(Saved entries)
+--
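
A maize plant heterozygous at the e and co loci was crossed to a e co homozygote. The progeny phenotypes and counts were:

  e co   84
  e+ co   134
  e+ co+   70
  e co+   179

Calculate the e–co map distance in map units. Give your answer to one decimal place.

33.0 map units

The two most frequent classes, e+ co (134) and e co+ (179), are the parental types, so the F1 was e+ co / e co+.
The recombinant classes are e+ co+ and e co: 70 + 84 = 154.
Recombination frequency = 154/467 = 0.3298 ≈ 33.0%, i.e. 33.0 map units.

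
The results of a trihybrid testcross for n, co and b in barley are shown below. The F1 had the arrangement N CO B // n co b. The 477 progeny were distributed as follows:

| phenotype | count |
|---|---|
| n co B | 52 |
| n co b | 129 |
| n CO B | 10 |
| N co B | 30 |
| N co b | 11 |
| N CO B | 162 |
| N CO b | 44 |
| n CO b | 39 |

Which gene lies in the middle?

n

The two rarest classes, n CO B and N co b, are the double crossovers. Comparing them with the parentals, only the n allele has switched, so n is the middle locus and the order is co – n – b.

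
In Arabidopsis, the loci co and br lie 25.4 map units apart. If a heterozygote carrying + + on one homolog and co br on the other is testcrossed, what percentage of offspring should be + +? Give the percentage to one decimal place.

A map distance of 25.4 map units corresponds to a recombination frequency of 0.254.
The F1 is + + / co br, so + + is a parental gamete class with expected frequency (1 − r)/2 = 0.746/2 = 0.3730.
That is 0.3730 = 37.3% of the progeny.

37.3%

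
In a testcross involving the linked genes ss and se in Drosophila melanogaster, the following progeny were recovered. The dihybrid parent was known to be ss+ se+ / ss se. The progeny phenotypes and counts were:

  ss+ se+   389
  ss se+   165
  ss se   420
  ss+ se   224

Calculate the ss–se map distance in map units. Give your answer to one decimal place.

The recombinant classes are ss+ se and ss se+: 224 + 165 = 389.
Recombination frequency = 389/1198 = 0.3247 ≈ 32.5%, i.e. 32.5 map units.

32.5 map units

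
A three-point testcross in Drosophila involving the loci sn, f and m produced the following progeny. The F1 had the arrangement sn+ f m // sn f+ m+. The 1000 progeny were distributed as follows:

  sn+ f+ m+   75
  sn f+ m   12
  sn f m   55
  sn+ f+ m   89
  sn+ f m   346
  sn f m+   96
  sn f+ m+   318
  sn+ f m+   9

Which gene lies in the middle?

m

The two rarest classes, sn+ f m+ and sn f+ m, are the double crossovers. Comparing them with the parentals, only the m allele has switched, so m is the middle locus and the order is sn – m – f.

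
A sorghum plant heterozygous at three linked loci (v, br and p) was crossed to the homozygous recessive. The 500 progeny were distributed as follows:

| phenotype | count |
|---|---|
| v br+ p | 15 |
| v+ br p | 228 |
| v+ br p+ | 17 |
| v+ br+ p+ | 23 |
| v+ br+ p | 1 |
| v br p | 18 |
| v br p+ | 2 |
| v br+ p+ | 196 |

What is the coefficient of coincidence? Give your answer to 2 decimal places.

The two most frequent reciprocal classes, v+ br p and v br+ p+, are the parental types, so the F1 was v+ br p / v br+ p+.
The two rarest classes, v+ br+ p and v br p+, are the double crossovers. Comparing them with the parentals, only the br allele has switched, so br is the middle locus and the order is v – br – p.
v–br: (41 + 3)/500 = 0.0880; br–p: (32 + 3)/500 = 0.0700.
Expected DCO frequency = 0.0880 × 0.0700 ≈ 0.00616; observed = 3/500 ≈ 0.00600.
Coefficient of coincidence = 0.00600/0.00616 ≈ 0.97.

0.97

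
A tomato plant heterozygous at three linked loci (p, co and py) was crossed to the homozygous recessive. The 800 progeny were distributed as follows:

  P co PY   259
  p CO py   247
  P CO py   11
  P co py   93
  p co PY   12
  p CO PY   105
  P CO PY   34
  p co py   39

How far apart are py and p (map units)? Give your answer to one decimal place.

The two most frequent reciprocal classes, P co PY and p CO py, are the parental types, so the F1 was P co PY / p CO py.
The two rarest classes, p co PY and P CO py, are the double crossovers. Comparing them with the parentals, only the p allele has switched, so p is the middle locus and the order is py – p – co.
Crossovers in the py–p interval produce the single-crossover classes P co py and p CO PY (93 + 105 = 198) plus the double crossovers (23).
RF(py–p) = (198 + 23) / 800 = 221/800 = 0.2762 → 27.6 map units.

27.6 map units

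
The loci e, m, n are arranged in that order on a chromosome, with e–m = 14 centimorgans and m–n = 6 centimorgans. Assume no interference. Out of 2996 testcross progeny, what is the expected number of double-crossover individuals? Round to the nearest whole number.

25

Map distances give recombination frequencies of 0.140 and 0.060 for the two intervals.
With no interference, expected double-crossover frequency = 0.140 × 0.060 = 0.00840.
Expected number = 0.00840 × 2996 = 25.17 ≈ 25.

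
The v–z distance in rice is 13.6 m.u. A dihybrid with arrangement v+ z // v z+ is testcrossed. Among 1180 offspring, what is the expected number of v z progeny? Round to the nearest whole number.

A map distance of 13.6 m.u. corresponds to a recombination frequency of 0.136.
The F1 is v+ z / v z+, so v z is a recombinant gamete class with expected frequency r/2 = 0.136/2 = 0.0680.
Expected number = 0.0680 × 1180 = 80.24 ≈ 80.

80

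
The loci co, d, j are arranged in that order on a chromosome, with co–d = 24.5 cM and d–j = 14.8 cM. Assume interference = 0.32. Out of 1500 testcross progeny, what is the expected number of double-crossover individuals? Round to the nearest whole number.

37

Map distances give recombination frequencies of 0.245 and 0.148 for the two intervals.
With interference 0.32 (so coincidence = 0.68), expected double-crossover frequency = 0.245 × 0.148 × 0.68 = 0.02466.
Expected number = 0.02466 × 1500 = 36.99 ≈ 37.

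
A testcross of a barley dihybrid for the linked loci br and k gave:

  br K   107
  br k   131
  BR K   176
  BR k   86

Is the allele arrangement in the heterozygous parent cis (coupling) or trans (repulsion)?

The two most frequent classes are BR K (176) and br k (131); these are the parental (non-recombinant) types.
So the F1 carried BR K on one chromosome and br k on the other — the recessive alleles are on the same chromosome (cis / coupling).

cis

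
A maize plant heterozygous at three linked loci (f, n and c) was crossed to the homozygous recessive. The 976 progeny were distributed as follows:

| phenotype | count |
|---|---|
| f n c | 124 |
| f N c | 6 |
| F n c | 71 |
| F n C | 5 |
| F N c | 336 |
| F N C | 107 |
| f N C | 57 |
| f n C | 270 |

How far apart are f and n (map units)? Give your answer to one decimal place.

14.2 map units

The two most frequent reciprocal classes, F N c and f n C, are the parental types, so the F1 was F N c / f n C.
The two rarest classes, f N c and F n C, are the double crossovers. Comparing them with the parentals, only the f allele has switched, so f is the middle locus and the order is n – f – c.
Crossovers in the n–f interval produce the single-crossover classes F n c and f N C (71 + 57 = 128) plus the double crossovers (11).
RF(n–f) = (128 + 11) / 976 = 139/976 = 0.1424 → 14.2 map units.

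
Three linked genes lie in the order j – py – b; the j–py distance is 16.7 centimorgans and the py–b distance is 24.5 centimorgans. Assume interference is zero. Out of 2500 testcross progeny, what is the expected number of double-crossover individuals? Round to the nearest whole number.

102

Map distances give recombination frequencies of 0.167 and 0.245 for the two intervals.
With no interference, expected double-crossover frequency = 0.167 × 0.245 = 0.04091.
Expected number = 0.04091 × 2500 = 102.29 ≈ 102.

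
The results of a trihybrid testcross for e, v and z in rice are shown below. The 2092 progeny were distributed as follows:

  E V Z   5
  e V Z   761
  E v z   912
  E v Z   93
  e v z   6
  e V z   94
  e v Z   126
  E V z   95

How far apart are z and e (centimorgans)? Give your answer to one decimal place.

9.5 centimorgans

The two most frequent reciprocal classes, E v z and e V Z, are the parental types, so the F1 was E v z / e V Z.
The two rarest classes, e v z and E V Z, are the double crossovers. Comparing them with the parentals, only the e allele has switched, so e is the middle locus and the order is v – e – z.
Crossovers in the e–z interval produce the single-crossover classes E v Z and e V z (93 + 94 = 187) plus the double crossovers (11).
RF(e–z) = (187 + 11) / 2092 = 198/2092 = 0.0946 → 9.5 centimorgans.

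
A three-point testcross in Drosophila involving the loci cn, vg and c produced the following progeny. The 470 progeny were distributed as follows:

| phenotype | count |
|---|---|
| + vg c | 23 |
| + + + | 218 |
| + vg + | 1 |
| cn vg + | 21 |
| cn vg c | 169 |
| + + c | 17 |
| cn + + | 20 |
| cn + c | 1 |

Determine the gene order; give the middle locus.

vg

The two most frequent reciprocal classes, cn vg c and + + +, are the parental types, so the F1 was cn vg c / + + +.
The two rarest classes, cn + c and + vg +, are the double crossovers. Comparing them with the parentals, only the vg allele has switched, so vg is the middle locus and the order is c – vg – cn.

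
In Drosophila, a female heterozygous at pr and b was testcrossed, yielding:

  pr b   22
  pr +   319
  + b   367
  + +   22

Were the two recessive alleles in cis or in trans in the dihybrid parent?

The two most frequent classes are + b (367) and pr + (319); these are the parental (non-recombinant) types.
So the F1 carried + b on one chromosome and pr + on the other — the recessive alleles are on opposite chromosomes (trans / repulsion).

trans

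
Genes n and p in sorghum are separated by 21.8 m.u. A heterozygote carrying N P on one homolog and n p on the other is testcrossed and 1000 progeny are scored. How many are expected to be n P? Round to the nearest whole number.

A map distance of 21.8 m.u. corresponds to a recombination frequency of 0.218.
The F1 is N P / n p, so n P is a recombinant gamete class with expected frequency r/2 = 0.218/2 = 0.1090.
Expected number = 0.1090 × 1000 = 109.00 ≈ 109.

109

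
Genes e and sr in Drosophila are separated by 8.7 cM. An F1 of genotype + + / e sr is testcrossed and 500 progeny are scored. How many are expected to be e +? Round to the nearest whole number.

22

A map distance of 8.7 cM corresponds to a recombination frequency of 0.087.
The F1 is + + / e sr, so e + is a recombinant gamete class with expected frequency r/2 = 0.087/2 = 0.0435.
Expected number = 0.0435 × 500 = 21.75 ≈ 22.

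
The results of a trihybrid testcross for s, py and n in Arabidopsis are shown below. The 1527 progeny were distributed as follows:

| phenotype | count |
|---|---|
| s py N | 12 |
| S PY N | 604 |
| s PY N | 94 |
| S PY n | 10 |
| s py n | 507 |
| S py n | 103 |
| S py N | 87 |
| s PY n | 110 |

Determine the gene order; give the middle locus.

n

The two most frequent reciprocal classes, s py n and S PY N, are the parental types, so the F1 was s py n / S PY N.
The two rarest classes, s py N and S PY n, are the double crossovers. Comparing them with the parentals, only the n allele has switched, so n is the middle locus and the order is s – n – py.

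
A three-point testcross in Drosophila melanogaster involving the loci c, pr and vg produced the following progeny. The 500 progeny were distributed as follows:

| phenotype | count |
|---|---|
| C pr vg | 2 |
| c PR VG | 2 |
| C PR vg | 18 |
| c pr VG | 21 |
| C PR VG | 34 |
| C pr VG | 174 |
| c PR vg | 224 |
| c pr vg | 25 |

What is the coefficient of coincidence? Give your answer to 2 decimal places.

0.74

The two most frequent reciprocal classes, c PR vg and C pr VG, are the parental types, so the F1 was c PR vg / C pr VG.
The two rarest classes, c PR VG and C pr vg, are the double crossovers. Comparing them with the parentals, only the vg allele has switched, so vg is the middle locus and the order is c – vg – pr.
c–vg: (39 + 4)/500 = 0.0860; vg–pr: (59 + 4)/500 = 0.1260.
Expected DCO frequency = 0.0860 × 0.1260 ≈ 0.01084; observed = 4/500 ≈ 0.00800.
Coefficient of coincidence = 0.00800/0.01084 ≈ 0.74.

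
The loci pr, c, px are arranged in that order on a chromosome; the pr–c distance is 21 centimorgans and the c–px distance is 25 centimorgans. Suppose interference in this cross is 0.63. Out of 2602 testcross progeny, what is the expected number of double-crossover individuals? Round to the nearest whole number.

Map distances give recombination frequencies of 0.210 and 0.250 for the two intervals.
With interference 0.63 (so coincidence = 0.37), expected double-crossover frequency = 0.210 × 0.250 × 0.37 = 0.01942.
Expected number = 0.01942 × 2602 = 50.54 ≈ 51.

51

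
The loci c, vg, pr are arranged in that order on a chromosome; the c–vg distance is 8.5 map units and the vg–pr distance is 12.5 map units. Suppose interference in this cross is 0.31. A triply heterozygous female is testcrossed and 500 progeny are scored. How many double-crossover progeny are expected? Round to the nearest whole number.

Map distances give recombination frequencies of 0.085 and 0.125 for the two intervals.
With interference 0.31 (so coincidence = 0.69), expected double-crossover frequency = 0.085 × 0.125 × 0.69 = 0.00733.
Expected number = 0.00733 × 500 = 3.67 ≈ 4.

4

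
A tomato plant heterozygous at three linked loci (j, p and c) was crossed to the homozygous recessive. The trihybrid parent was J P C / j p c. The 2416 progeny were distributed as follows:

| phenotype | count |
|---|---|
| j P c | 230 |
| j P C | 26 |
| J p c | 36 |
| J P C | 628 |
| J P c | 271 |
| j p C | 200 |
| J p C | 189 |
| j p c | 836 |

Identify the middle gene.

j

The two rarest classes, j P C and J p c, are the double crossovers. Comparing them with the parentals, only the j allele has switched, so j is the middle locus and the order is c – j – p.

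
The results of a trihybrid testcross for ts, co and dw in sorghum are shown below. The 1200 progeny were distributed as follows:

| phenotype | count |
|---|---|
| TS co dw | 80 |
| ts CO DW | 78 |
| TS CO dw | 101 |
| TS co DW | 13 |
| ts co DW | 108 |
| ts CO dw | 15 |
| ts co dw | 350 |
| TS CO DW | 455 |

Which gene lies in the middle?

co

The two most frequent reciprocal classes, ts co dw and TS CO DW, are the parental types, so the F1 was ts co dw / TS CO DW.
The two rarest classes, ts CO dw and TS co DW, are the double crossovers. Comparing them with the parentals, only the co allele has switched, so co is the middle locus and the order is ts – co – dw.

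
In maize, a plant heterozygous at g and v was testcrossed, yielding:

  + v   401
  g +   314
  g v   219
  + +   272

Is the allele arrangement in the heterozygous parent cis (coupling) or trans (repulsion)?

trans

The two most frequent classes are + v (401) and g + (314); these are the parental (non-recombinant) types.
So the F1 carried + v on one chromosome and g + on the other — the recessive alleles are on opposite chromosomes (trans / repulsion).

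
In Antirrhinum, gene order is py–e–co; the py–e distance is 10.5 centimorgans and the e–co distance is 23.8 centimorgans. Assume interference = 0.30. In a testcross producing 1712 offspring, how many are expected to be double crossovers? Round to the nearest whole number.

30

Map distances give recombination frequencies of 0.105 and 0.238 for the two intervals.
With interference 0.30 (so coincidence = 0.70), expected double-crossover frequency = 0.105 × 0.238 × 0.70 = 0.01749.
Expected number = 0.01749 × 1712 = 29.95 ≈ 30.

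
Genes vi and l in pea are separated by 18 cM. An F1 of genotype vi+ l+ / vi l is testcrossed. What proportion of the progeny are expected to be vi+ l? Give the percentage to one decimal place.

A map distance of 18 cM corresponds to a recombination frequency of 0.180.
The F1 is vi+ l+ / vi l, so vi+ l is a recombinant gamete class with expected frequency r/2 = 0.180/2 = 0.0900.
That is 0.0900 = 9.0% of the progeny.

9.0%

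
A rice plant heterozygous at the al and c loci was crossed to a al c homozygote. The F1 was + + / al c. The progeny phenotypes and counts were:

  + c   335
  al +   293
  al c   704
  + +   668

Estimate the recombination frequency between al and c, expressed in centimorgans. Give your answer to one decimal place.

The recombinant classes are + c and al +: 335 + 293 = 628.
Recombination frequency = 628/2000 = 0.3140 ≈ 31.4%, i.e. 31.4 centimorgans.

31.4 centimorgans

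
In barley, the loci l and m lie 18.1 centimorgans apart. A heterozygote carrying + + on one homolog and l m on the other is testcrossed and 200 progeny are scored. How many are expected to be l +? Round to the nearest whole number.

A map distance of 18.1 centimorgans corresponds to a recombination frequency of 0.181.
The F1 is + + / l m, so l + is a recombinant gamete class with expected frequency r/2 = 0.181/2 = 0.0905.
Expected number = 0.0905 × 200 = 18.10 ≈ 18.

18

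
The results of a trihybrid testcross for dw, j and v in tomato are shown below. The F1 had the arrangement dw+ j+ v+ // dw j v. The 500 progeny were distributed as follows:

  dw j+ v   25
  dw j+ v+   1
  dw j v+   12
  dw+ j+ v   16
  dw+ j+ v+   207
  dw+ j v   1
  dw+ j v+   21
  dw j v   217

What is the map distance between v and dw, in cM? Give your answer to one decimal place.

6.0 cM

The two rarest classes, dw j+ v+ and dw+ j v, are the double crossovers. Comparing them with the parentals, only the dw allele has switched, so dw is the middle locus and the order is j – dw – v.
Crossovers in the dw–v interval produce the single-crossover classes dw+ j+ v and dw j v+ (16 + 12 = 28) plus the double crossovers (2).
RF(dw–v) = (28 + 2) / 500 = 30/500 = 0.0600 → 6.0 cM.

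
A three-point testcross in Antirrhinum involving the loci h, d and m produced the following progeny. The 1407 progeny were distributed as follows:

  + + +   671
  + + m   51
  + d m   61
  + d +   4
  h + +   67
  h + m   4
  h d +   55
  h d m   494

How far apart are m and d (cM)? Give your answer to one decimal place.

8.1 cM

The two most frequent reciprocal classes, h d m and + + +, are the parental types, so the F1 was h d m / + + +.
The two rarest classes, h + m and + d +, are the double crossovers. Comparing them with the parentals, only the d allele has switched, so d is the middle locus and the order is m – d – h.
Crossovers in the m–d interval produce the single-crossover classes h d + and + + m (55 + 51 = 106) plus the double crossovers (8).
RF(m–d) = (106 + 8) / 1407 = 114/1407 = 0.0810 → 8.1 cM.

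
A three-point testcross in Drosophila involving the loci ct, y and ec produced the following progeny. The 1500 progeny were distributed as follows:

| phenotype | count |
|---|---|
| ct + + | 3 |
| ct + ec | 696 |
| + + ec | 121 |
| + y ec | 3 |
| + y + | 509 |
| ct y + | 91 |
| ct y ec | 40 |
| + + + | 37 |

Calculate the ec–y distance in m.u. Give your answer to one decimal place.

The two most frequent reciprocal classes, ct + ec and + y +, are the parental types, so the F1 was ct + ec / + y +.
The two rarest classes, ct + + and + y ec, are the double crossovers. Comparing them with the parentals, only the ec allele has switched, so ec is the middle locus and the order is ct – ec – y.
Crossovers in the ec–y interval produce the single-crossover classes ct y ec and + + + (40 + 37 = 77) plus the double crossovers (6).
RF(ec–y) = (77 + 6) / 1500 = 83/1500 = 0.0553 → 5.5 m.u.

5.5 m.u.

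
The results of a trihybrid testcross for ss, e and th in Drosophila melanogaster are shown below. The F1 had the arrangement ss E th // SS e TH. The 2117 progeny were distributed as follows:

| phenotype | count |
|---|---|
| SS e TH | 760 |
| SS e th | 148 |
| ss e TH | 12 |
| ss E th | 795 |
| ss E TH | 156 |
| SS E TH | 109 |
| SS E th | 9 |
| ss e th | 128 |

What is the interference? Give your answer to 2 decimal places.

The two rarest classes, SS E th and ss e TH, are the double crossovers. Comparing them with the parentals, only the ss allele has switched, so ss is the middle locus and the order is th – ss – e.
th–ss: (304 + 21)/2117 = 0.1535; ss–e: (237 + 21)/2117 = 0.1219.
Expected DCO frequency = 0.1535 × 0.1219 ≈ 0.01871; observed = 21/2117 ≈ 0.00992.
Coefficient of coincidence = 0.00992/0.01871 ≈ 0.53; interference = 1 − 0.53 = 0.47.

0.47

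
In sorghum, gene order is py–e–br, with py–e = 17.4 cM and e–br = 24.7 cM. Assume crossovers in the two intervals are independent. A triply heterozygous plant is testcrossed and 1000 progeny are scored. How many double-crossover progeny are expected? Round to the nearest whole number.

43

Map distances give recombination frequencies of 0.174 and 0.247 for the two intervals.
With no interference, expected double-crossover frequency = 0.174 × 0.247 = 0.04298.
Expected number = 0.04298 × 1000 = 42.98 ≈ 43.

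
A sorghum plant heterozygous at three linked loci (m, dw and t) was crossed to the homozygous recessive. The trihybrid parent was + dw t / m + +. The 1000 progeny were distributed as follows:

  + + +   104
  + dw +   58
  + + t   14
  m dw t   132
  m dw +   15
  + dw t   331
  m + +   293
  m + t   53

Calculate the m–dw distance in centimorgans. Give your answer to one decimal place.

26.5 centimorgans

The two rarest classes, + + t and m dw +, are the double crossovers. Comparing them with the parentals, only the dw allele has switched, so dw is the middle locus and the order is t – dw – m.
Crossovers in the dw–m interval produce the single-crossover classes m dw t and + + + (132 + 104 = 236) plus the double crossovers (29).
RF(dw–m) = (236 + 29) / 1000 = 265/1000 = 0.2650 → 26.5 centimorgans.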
+--
● TASK DETAILS: Show every line in the entries above that contains the string "homozygote".

● ANSWER TO THE EXERCISE:
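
A maize plant heterozygous at the e and co loci was crossed to a e co homozygote. The progeny phenotypes and counts were:
A rice plant heterozygous at the al and c loci was crossed to a al c homozygote. The F1 was + + / al c. The progeny phenotypes and counts were: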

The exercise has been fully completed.